### THE RECORDS:
▼

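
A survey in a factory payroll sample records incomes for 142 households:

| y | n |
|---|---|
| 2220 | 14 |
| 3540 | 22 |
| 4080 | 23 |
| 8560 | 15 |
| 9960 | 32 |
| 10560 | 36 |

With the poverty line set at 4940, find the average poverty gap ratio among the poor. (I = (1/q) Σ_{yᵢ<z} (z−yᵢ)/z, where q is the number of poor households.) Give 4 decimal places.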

▲

### WHAT TO DO:
All lines above that hold the string "households" should be copied.

### EXPECTED ANSWER:
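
A survey in a factory payroll sample records incomes for 142 households:
With the poverty line set at 4940, find the average poverty gap ratio among the poor. (I = (1/q) Σ_{yᵢ<z} (z−yᵢ)/z, where q is the number of poor households.) Give 4 decimal places.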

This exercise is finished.